[Provided data Boundary: Start]

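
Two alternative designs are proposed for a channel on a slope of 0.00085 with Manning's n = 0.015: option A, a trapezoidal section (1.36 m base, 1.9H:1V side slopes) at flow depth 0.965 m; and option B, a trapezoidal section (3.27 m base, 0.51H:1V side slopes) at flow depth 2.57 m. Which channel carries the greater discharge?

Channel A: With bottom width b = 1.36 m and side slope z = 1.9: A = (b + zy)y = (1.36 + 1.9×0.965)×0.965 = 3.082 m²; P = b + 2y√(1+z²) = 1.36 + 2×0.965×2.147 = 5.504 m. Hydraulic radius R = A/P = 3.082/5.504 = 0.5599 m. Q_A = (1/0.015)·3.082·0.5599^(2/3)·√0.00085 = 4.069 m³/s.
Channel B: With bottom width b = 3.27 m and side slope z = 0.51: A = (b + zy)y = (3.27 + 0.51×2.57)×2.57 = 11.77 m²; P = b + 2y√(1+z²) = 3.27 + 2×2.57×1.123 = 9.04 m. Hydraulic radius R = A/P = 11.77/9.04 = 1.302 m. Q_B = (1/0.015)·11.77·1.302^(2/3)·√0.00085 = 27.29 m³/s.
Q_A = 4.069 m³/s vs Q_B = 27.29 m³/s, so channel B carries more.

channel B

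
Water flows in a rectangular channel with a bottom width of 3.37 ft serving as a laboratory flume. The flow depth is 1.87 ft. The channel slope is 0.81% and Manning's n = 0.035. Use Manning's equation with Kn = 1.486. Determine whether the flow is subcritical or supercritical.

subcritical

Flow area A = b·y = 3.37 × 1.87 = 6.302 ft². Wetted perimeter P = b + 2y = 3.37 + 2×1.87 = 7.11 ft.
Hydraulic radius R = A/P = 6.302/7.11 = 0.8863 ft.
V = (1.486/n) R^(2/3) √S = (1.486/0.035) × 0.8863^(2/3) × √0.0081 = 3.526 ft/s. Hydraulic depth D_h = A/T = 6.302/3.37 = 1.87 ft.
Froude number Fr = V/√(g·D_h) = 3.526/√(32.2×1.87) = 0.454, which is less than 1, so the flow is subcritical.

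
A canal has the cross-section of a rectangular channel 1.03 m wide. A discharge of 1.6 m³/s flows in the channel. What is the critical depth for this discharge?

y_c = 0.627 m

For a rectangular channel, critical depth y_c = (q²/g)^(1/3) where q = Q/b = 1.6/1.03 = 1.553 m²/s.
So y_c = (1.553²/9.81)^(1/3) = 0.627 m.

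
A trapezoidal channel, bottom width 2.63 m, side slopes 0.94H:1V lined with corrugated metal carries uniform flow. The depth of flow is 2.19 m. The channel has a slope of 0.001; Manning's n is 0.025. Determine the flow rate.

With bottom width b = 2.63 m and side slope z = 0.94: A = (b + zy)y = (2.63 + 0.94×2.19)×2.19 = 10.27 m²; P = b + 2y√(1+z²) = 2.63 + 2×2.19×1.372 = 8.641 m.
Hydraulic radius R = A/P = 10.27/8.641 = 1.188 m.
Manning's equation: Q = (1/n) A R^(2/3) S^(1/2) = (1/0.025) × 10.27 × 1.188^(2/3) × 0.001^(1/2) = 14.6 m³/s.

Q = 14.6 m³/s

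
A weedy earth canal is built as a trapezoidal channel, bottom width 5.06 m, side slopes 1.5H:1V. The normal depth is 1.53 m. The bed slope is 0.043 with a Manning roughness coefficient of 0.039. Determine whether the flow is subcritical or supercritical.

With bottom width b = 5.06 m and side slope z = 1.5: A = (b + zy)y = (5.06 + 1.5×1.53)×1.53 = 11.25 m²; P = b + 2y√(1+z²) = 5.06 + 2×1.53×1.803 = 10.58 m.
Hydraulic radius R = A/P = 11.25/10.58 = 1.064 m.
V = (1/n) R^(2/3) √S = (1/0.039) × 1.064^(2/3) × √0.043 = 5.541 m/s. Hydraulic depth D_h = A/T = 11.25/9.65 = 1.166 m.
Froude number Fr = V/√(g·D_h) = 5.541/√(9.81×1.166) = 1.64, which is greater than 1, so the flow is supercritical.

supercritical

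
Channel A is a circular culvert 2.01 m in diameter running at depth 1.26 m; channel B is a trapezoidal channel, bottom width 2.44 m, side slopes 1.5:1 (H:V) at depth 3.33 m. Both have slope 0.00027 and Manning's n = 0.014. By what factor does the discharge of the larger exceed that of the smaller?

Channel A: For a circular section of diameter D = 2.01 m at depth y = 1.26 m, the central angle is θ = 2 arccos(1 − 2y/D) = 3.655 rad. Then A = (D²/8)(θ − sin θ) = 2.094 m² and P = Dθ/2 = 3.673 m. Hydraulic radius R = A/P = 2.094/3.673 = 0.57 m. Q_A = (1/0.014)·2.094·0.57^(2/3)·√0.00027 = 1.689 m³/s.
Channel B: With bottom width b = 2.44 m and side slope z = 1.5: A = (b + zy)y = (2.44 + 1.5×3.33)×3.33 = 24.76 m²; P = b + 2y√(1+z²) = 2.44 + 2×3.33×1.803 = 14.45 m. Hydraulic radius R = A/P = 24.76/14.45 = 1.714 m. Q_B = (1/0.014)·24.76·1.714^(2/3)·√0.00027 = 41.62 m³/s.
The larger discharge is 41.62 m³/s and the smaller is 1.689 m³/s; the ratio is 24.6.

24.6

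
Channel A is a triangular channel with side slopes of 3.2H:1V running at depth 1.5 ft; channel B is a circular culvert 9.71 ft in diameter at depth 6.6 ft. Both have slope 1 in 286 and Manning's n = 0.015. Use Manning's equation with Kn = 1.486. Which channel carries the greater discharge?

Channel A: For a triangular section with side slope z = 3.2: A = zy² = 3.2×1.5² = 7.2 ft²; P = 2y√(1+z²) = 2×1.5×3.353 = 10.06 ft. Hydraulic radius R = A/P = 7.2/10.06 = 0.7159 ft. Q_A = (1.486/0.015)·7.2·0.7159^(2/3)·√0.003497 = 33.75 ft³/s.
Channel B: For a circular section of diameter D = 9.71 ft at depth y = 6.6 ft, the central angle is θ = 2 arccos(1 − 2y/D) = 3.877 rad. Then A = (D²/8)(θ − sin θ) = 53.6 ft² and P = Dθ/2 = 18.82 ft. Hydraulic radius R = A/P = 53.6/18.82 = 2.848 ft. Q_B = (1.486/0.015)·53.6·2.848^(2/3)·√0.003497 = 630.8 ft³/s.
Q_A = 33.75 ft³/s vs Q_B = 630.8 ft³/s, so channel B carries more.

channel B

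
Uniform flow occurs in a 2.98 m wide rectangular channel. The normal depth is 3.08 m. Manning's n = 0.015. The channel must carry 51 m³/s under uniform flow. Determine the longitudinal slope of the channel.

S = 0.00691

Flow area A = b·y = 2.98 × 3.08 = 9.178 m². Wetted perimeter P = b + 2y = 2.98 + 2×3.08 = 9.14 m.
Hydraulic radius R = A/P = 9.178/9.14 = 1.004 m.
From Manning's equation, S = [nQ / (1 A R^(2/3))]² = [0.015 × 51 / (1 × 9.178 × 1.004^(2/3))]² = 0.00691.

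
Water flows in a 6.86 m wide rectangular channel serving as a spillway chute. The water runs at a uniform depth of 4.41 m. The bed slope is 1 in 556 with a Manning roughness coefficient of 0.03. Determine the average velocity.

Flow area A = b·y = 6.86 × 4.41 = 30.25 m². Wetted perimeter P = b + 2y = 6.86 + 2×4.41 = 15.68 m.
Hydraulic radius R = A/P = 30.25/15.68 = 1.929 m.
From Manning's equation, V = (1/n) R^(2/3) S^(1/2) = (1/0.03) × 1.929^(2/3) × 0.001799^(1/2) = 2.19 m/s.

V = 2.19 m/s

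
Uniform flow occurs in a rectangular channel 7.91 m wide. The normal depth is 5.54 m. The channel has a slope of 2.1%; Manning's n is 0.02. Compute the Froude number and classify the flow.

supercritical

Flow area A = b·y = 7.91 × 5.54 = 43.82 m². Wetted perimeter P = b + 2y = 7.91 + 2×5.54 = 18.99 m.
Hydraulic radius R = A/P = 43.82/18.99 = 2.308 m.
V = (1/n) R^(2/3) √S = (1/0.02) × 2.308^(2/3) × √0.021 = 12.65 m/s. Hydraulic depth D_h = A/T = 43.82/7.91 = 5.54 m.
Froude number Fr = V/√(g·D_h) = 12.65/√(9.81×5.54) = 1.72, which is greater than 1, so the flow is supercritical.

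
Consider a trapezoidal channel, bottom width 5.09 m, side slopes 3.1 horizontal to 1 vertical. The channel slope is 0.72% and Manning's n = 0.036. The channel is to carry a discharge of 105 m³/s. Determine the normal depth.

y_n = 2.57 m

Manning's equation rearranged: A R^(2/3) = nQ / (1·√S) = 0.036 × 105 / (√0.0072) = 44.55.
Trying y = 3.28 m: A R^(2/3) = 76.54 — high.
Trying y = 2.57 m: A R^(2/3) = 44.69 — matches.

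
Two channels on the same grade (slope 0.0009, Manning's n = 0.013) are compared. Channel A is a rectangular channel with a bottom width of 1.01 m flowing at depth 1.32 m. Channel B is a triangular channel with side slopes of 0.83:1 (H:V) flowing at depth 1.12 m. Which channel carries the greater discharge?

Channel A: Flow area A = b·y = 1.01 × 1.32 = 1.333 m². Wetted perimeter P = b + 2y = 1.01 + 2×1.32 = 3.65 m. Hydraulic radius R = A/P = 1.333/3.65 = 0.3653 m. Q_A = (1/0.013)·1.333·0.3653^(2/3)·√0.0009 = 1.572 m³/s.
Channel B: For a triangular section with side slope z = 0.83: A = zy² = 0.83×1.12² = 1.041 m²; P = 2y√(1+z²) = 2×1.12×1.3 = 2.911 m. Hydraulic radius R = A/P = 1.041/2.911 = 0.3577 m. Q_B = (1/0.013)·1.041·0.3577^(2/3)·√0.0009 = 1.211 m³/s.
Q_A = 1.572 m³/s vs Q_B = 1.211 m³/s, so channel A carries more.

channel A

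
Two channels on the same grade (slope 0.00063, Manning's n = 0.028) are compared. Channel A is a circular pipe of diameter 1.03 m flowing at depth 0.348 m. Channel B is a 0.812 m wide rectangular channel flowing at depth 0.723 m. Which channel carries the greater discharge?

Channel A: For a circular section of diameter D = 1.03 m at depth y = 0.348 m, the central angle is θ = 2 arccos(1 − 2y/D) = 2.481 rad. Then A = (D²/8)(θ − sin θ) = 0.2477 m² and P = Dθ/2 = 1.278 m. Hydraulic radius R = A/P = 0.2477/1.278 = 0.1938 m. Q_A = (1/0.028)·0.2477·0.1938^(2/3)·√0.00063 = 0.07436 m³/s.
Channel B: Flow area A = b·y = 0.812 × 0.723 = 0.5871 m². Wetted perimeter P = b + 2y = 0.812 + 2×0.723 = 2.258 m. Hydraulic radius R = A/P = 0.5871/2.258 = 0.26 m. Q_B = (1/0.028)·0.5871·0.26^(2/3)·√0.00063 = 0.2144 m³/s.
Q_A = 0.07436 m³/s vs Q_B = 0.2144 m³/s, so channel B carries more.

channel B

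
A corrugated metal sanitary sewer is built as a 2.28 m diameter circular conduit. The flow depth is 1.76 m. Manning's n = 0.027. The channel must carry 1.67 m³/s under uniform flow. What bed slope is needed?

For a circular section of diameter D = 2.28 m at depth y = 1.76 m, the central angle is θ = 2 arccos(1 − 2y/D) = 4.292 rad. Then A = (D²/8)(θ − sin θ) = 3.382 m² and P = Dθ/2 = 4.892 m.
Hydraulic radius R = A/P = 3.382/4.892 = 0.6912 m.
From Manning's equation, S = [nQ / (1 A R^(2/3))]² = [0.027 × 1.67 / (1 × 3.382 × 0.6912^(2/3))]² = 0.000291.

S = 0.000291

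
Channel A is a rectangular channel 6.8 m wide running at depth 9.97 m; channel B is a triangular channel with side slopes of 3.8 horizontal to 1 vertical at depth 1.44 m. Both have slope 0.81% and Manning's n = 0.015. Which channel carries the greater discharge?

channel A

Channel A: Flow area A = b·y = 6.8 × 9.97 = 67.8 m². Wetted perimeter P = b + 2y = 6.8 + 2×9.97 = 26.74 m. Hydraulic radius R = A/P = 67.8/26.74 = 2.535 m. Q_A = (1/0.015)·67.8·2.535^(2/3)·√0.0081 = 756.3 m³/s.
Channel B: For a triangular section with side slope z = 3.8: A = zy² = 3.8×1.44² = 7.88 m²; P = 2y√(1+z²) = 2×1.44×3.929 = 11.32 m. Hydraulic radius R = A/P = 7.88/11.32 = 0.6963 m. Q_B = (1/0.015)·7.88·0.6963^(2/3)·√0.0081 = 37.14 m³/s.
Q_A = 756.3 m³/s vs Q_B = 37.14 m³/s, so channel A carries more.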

[Provided data Boundary: End]

## Activity
Up to and including the last line of the records above, print exactly every line from the one that contains "A corrugated metal" onward.

## Reply to the task
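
A corrugated metal sanitary sewer is built as a 2.28 m diameter circular conduit. The flow depth is 1.76 m. Manning's n = 0.027. The channel must carry 1.67 m³/s under uniform flow. What bed slope is needed?

For a circular section of diameter D = 2.28 m at depth y = 1.76 m, the central angle is θ = 2 arccos(1 − 2y/D) = 4.292 rad. Then A = (D²/8)(θ − sin θ) = 3.382 m² and P = Dθ/2 = 4.892 m.
Hydraulic radius R = A/P = 3.382/4.892 = 0.6912 m.
From Manning's equation, S = [nQ / (1 A R^(2/3))]² = [0.027 × 1.67 / (1 × 3.382 × 0.6912^(2/3))]² = 0.000291.

S = 0.000291

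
Channel A is a rectangular channel 6.8 m wide running at depth 9.97 m; channel B is a triangular channel with side slopes of 3.8 horizontal to 1 vertical at depth 1.44 m. Both have slope 0.81% and Manning's n = 0.015. Which channel carries the greater discharge?

channel A

Channel A: Flow area A = b·y = 6.8 × 9.97 = 67.8 m². Wetted perimeter P = b + 2y = 6.8 + 2×9.97 = 26.74 m. Hydraulic radius R = A/P = 67.8/26.74 = 2.535 m. Q_A = (1/0.015)·67.8·2.535^(2/3)·√0.0081 = 756.3 m³/s.
Channel B: For a triangular section with side slope z = 3.8: A = zy² = 3.8×1.44² = 7.88 m²; P = 2y√(1+z²) = 2×1.44×3.929 = 11.32 m. Hydraulic radius R = A/P = 7.88/11.32 = 0.6963 m. Q_B = (1/0.015)·7.88·0.6963^(2/3)·√0.0081 = 37.14 m³/s.
Q_A = 756.3 m³/s vs Q_B = 37.14 m³/s, so channel A carries more.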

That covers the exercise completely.